Data for review section start

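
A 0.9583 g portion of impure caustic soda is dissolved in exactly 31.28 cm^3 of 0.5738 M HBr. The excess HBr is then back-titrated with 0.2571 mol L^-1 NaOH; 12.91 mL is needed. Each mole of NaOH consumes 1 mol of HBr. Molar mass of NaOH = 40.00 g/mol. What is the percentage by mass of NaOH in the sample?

Total n(HBr) added = 0.5738 x 0.03128 = 0.01795 mol.
n(NaOH) used = 0.2571 x 0.01291 = 0.003319 mol, which equals the excess n(HBr).
So n(HBr) consumed by the sample = 0.01795 - 0.003319 = 0.01463 mol.
n(NaOH) = 0.01463 / 1 = 0.01463 mol.
mass NaOH = 0.01463 x 40.00 = 0.5852 g, so %NaOH = 0.5852/0.9583 x 100 = 61.1%.

61.1%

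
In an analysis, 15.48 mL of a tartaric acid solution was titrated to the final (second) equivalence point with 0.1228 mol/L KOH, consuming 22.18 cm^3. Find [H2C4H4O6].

0.0880 M

n(KOH) = 0.1228 x 0.02218 = 0.002724 mol.
At the final (second) equivalence point, 2 mol OH^- react per mol H2C4H4O6, so n(H2C4H4O6) = 0.002724 / 2 = 0.001362 mol.
[H2C4H4O6] = 0.001362 / 0.01548 L = 0.0880 M.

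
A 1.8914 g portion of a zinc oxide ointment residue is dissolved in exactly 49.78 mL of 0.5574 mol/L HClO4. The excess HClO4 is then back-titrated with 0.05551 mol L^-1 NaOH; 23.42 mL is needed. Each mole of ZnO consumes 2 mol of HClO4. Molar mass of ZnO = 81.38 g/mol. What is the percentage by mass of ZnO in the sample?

Total n(HClO4) added = 0.5574 x 0.04978 = 0.02775 mol.
n(NaOH) used = 0.05551 x 0.02342 = 0.001300 mol, which equals the excess n(HClO4).
So n(HClO4) consumed by the sample = 0.02775 - 0.001300 = 0.02645 mol.
n(ZnO) = 0.02645 / 2 = 0.01322 mol.
mass ZnO = 0.01322 x 81.38 = 1.076 g, so %ZnO = 1.076/1.8914 x 100 = 56.9%.

56.9%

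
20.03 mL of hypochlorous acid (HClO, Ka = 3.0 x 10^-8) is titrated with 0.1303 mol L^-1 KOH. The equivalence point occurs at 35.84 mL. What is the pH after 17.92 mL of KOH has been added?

7.52

17.92 mL is exactly half the equivalence volume (35.84/2), i.e. the half-equivalence point.
There, n(HA) = n(A^-), so pH = pKa = -log(3.0 x 10^-8) = 7.52.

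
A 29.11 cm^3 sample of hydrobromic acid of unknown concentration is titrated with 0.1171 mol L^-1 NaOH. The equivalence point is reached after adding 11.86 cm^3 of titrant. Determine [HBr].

0.0477 M

n(NaOH) delivered = 0.1171 x 0.01186 = 0.001389 mol.
For a 1:1 reaction, n(HBr) = 0.001389 mol.
[HBr] = 0.001389 mol / 0.02911 L = 0.0477 M.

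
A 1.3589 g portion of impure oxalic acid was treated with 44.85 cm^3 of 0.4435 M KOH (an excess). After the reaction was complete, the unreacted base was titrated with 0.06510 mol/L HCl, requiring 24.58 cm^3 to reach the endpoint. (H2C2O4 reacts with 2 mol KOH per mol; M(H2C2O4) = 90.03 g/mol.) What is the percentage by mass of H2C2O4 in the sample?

60.6%

Total n(KOH) added = 0.4435 x 0.04485 = 0.01989 mol.
n(HCl) used = 0.06510 x 0.02458 = 0.001600 mol, which equals the excess n(KOH).
So n(KOH) consumed by the sample = 0.01989 - 0.001600 = 0.01829 mol.
n(H2C2O4) = 0.01829 / 2 = 0.009145 mol.
mass H2C2O4 = 0.009145 x 90.03 = 0.8234 g, so %H2C2O4 = 0.8234/1.3589 x 100 = 60.6%.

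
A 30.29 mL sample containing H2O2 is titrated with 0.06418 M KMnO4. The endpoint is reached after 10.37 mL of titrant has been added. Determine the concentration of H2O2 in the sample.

0.0549 M

n(KMnO4) = 0.06418 x 0.01037 = 0.0006655 mol.
From the balanced equation, 2 mol KMnO4 reacts with 5 mol H2O2, so n(H2O2) = 0.0006655 x 5/2 = 0.001664 mol.
[H2O2] = 0.001664 / 0.03029 L = 0.0549 M.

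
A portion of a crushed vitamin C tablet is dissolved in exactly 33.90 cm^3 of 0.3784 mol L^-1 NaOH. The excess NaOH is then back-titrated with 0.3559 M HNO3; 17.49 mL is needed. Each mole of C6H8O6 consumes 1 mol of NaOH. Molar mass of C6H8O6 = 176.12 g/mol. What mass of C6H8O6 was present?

Total n(NaOH) added = 0.3784 x 0.03390 = 0.01283 mol.
n(HNO3) used = 0.3559 x 0.01749 = 0.006225 mol, which equals the excess n(NaOH).
So n(NaOH) consumed by the sample = 0.01283 - 0.006225 = 0.006603 mol.
n(C6H8O6) = 0.006603 / 1 = 0.006603 mol.
mass = 0.006603 mol x 176.12 g/mol = 1.16 g.

1.16 g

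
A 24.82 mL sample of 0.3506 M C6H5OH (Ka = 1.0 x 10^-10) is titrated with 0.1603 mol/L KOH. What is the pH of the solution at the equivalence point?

n(C6H5OH) = 0.3506 x 0.02482 = 0.008702 mol; V(KOH) at equivalence = 0.008702/0.1603 = 0.05429 L.
At equivalence all the acid is converted to C6H5O-; total volume = 0.02482 + 0.05429 = 0.07911 L, so [C6H5O-] = 0.008702/0.07911 = 0.1100 M.
Kb = Kw/Ka = 1.0e-14 / 1.0 x 10^-10 = 0.000100.
[OH^-] = sqrt(Kb x [C6H5O-]) = sqrt(0.000100 x 0.1100) = 0.00332 M.
pOH = 2.48, so pH = 14.00 - 2.48 = 11.52.

11.52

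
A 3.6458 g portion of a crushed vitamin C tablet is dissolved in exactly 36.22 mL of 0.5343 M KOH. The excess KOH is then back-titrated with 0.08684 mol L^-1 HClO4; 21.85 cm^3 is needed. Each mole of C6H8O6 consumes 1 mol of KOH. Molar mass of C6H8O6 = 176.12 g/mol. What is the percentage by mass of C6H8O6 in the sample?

84.3%

Total n(KOH) added = 0.5343 x 0.03622 = 0.01935 mol.
n(HClO4) used = 0.08684 x 0.02185 = 0.001897 mol, which equals the excess n(KOH).
So n(KOH) consumed by the sample = 0.01935 - 0.001897 = 0.01745 mol.
n(C6H8O6) = 0.01745 / 1 = 0.01745 mol.
mass C6H8O6 = 0.01745 x 176.12 = 3.074 g, so %C6H8O6 = 3.074/3.6458 x 100 = 84.3%.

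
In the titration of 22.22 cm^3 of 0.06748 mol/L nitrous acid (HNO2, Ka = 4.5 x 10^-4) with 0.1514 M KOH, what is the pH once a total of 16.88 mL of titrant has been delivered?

n(acid) = 0.06748 x 0.02222 = 0.001499 mol; n(KOH) added = 0.1514 x 0.01688 = 0.002556 mol.
Base is in excess by 0.002556 - 0.001499 = 0.001056 mol in a total volume of 0.03910 L.
[OH^-] = 0.001056/0.03910 = 0.02701 M, so pOH = 1.57 and pH = 14.00 - 1.57 = 12.43.

12.43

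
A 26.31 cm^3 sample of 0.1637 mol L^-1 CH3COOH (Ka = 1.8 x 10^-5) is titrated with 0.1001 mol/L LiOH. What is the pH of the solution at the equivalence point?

8.77

n(CH3COOH) = 0.1637 x 0.02631 = 0.004307 mol; V(LiOH) at equivalence = 0.004307/0.1001 = 0.04303 L.
At equivalence all the acid is converted to CH3COO-; total volume = 0.02631 + 0.04303 = 0.06934 L, so [CH3COO-] = 0.004307/0.06934 = 0.06212 M.
Kb = Kw/Ka = 1.0e-14 / 1.8 x 10^-5 = 5.56e-10.
[OH^-] = sqrt(Kb x [CH3COO-]) = sqrt(5.56e-10 x 0.06212) = 5.87e-6 M.
pOH = 5.23, so pH = 14.00 - 5.23 = 8.77.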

Data for review section end

Nothing but the lines from the one holding "A 26.31 cm^3" to the end of the entries should be output, each exactly as it appears.

■ Exercise solution ■
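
A 26.31 cm^3 sample of 0.1637 mol L^-1 CH3COOH (Ka = 1.8 x 10^-5) is titrated with 0.1001 mol/L LiOH. What is the pH of the solution at the equivalence point?

8.77

n(CH3COOH) = 0.1637 x 0.02631 = 0.004307 mol; V(LiOH) at equivalence = 0.004307/0.1001 = 0.04303 L.
At equivalence all the acid is converted to CH3COO-; total volume = 0.02631 + 0.04303 = 0.06934 L, so [CH3COO-] = 0.004307/0.06934 = 0.06212 M.
Kb = Kw/Ka = 1.0e-14 / 1.8 x 10^-5 = 5.56e-10.
[OH^-] = sqrt(Kb x [CH3COO-]) = sqrt(5.56e-10 x 0.06212) = 5.87e-6 M.
pOH = 5.23, so pH = 14.00 - 5.23 = 8.77.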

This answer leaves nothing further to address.